Required action – Nothing in the entries may be altered; copy them all exactly.

Information shown –
::::::

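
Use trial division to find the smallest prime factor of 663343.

23

663343 is odd.
Digit sum 25, not divisible by 3.
Ends in 3: not divisible by 5.
7: 663343 = 7·94763 + 2
11: 663343 = 11·60303 + 10
13: 663343 = 13·51026 + 5
17: 663343 = 17·39020 + 3
19: 663343 = 19·34912 + 15
23: 663343 = 23·28841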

::::::

Result of this task –
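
Use trial division to find the smallest prime factor of 663343.

23

663343 is odd.
Digit sum 25, not divisible by 3.
Ends in 3: not divisible by 5.
7: 663343 = 7·94763 + 2
11: 663343 = 11·60303 + 10
13: 663343 = 13·51026 + 5
17: 663343 = 17·39020 + 3
19: 663343 = 19·34912 + 15
23: 663343 = 23·28841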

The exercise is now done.